ACTION ITEM
Reproduce the full listing exactly.

RAW DATA
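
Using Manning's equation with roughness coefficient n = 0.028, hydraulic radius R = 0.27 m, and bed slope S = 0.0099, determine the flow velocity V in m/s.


Manning's equation gives V = (1/n) * R^(2/3) * S^(1/2).
First, compute R^(2/3) = 0.27^(2/3) = 0.4177.
Next, S^(1/2) = 0.0099^(1/2) = 0.099499.
Then 1/n = 1/0.028 = 35.71.
V = 35.71 * 0.4177 * 0.099499 = 1.4845 m/s.

1.4845


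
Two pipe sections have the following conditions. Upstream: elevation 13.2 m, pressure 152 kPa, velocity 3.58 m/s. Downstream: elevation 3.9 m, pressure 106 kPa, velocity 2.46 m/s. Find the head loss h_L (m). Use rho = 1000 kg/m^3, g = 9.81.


Total head at each section: H = z + p/(rho*g) + V^2/(2g).
H1 = 13.2 + 152*1000/(1000*9.81) + 3.58^2/(2*9.81)
   = 13.2 + 15.494 + 0.6532
   = 29.348 m.
H2 = 3.9 + 106*1000/(1000*9.81) + 2.46^2/(2*9.81)
   = 3.9 + 10.805 + 0.3084
   = 15.014 m.
h_L = H1 - H2 = 29.348 - 15.014 = 14.334 m.

14.334


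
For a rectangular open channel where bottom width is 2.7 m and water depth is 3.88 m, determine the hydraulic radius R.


For a rectangular section:
Flow area A = b * y = 2.7 * 3.88 = 10.48 m^2.
Wetted perimeter P = b + 2y = 2.7 + 2*3.88 = 10.46 m.
Hydraulic radius R = A/P = 10.48 / 10.46 = 1.0015 m.

1.0015


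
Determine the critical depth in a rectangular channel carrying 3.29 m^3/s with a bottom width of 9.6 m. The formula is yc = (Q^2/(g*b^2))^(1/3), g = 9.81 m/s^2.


Using yc = (Q^2 / (g * b^2))^(1/3):
Q^2 = 3.29^2 = 10.82.
g * b^2 = 9.81 * 9.6^2 = 9.81 * 92.16 = 904.09.
Q^2 / (g*b^2) = 10.82 / 904.09 = 0.012.
yc = 0.012^(1/3) = 0.2288 m.

0.2288


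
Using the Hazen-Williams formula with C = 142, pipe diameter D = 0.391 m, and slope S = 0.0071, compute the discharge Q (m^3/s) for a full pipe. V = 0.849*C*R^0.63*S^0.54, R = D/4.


For a full circular pipe, R = D/4 = 0.391/4 = 0.0978 m.
V = 0.849 * 142 * 0.0978^0.63 * 0.0071^0.54
  = 0.849 * 142 * 0.231086 * 0.069132
  = 1.926 m/s.
Pipe area A = pi*D^2/4 = pi*0.391^2/4 = 0.1201 m^2.
Q = A * V = 0.1201 * 1.926 = 0.2313 m^3/s.

0.2313


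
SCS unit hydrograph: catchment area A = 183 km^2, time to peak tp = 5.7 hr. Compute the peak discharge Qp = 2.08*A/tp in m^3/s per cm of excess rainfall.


SCS formula: Qp = 2.08 * A / tp.
Qp = 2.08 * 183 / 5.7
   = 380.64 / 5.7
   = 66.78 m^3/s per cm.

66.78


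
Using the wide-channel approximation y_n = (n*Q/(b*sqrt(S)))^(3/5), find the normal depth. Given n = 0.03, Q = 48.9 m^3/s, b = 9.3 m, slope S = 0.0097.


We use the wide-channel approximation y_n = (n*Q/(b*sqrt(S)))^(3/5).
sqrt(S) = sqrt(0.0097) = 0.098489.
Numerator: n*Q = 0.03 * 48.9 = 1.467.
Denominator: b*sqrt(S) = 9.3 * 0.098489 = 0.915948.
arg = 1.6016.
y_n = 1.6016^(3/5) = 1.3266 m.

1.3266


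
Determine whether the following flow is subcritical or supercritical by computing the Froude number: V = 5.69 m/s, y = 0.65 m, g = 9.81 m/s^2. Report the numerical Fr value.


The Froude number is defined as Fr = V / sqrt(g*y).
g*y = 9.81 * 0.65 = 6.3765.
sqrt(g*y) = sqrt(6.3765) = 2.5252.
Fr = 5.69 / 2.5252 = 2.2533.
Since Fr > 1, the flow is supercritical.

2.2533


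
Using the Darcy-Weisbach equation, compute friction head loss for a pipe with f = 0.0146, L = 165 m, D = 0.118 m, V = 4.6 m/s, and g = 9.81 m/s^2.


Darcy-Weisbach equation: h_f = f * (L/D) * V^2/(2g).
f * L/D = 0.0146 * 165/0.118 = 20.4153.
V^2/(2g) = 4.6^2 / (2*9.81) = 21.16 / 19.62 = 1.0785 m.
h_f = 20.4153 * 1.0785 = 22.018 m.

22.018


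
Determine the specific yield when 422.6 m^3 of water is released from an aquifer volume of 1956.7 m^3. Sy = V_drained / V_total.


Specific yield Sy = Volume drained / Total volume.
Sy = 422.6 / 1956.7
   = 0.216.

0.216


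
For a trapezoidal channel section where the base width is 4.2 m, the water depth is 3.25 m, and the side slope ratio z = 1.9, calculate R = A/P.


For a trapezoidal section with side slope z:
A = (b + z*y)*y = (4.2 + 1.9*3.25)*3.25 = 33.719 m^2.
P = b + 2*y*sqrt(1 + z^2) = 4.2 + 2*3.25*sqrt(1 + 1.9^2) = 18.156 m.
R = A/P = 33.719 / 18.156 = 1.8572 m.

1.8572


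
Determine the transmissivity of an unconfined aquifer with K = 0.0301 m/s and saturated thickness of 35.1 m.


Transmissivity is defined as T = K * h.
T = 0.0301 * 35.1
  = 1.0565 m^2/s.

1.0565


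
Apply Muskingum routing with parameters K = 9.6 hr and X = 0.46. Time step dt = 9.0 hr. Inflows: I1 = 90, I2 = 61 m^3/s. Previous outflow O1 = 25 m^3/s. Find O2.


Muskingum coefficients:
denom = 2*K*(1-X) + dt = 2*9.6*(1-0.46) + 9.0 = 19.368.
C0 = (dt - 2*K*X)/denom = (9.0 - 2*9.6*0.46)/19.368 = 0.0087.
C1 = (dt + 2*K*X)/denom = (9.0 + 2*9.6*0.46)/19.368 = 0.9207.
C2 = (2*K*(1-X) - dt)/denom = 0.0706.
O2 = C0*I2 + C1*I1 + C2*O1
   = 0.0087*61 + 0.9207*90 + 0.0706*25
   = 85.16 m^3/s.

85.16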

SOLUTION FOR THIS TASK
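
Using Manning's equation with roughness coefficient n = 0.028, hydraulic radius R = 0.27 m, and bed slope S = 0.0099, determine the flow velocity V in m/s.


Manning's equation gives V = (1/n) * R^(2/3) * S^(1/2).
First, compute R^(2/3) = 0.27^(2/3) = 0.4177.
Next, S^(1/2) = 0.0099^(1/2) = 0.099499.
Then 1/n = 1/0.028 = 35.71.
V = 35.71 * 0.4177 * 0.099499 = 1.4845 m/s.

1.4845


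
Two pipe sections have the following conditions. Upstream: elevation 13.2 m, pressure 152 kPa, velocity 3.58 m/s. Downstream: elevation 3.9 m, pressure 106 kPa, velocity 2.46 m/s. Find the head loss h_L (m). Use rho = 1000 kg/m^3, g = 9.81.


Total head at each section: H = z + p/(rho*g) + V^2/(2g).
H1 = 13.2 + 152*1000/(1000*9.81) + 3.58^2/(2*9.81)
   = 13.2 + 15.494 + 0.6532
   = 29.348 m.
H2 = 3.9 + 106*1000/(1000*9.81) + 2.46^2/(2*9.81)
   = 3.9 + 10.805 + 0.3084
   = 15.014 m.
h_L = H1 - H2 = 29.348 - 15.014 = 14.334 m.

14.334


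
For a rectangular open channel where bottom width is 2.7 m and water depth is 3.88 m, determine the hydraulic radius R.


For a rectangular section:
Flow area A = b * y = 2.7 * 3.88 = 10.48 m^2.
Wetted perimeter P = b + 2y = 2.7 + 2*3.88 = 10.46 m.
Hydraulic radius R = A/P = 10.48 / 10.46 = 1.0015 m.

1.0015


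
Determine the critical depth in a rectangular channel carrying 3.29 m^3/s with a bottom width of 9.6 m. The formula is yc = (Q^2/(g*b^2))^(1/3), g = 9.81 m/s^2.


Using yc = (Q^2 / (g * b^2))^(1/3):
Q^2 = 3.29^2 = 10.82.
g * b^2 = 9.81 * 9.6^2 = 9.81 * 92.16 = 904.09.
Q^2 / (g*b^2) = 10.82 / 904.09 = 0.012.
yc = 0.012^(1/3) = 0.2288 m.

0.2288


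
Using the Hazen-Williams formula with C = 142, pipe diameter D = 0.391 m, and slope S = 0.0071, compute the discharge Q (m^3/s) for a full pipe. V = 0.849*C*R^0.63*S^0.54, R = D/4.


For a full circular pipe, R = D/4 = 0.391/4 = 0.0978 m.
V = 0.849 * 142 * 0.0978^0.63 * 0.0071^0.54
  = 0.849 * 142 * 0.231086 * 0.069132
  = 1.926 m/s.
Pipe area A = pi*D^2/4 = pi*0.391^2/4 = 0.1201 m^2.
Q = A * V = 0.1201 * 1.926 = 0.2313 m^3/s.

0.2313


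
SCS unit hydrograph: catchment area A = 183 km^2, time to peak tp = 5.7 hr. Compute the peak discharge Qp = 2.08*A/tp in m^3/s per cm of excess rainfall.


SCS formula: Qp = 2.08 * A / tp.
Qp = 2.08 * 183 / 5.7
   = 380.64 / 5.7
   = 66.78 m^3/s per cm.

66.78


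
Using the wide-channel approximation y_n = (n*Q/(b*sqrt(S)))^(3/5), find the normal depth. Given n = 0.03, Q = 48.9 m^3/s, b = 9.3 m, slope S = 0.0097.


We use the wide-channel approximation y_n = (n*Q/(b*sqrt(S)))^(3/5).
sqrt(S) = sqrt(0.0097) = 0.098489.
Numerator: n*Q = 0.03 * 48.9 = 1.467.
Denominator: b*sqrt(S) = 9.3 * 0.098489 = 0.915948.
arg = 1.6016.
y_n = 1.6016^(3/5) = 1.3266 m.

1.3266


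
Determine whether the following flow is subcritical or supercritical by computing the Froude number: V = 5.69 m/s, y = 0.65 m, g = 9.81 m/s^2. Report the numerical Fr value.


The Froude number is defined as Fr = V / sqrt(g*y).
g*y = 9.81 * 0.65 = 6.3765.
sqrt(g*y) = sqrt(6.3765) = 2.5252.
Fr = 5.69 / 2.5252 = 2.2533.
Since Fr > 1, the flow is supercritical.

2.2533


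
Using the Darcy-Weisbach equation, compute friction head loss for a pipe with f = 0.0146, L = 165 m, D = 0.118 m, V = 4.6 m/s, and g = 9.81 m/s^2.


Darcy-Weisbach equation: h_f = f * (L/D) * V^2/(2g).
f * L/D = 0.0146 * 165/0.118 = 20.4153.
V^2/(2g) = 4.6^2 / (2*9.81) = 21.16 / 19.62 = 1.0785 m.
h_f = 20.4153 * 1.0785 = 22.018 m.

22.018


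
Determine the specific yield when 422.6 m^3 of water is released from an aquifer volume of 1956.7 m^3. Sy = V_drained / V_total.


Specific yield Sy = Volume drained / Total volume.
Sy = 422.6 / 1956.7
   = 0.216.

0.216


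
For a trapezoidal channel section where the base width is 4.2 m, the water depth is 3.25 m, and the side slope ratio z = 1.9, calculate R = A/P.


For a trapezoidal section with side slope z:
A = (b + z*y)*y = (4.2 + 1.9*3.25)*3.25 = 33.719 m^2.
P = b + 2*y*sqrt(1 + z^2) = 4.2 + 2*3.25*sqrt(1 + 1.9^2) = 18.156 m.
R = A/P = 33.719 / 18.156 = 1.8572 m.

1.8572


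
Determine the transmissivity of an unconfined aquifer with K = 0.0301 m/s and saturated thickness of 35.1 m.


Transmissivity is defined as T = K * h.
T = 0.0301 * 35.1
  = 1.0565 m^2/s.

1.0565


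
Apply Muskingum routing with parameters K = 9.6 hr and X = 0.46. Time step dt = 9.0 hr. Inflows: I1 = 90, I2 = 61 m^3/s. Previous outflow O1 = 25 m^3/s. Find O2.


Muskingum coefficients:
denom = 2*K*(1-X) + dt = 2*9.6*(1-0.46) + 9.0 = 19.368.
C0 = (dt - 2*K*X)/denom = (9.0 - 2*9.6*0.46)/19.368 = 0.0087.
C1 = (dt + 2*K*X)/denom = (9.0 + 2*9.6*0.46)/19.368 = 0.9207.
C2 = (2*K*(1-X) - dt)/denom = 0.0706.
O2 = C0*I2 + C1*I1 + C2*O1
   = 0.0087*61 + 0.9207*90 + 0.0706*25
   = 85.16 m^3/s.

85.16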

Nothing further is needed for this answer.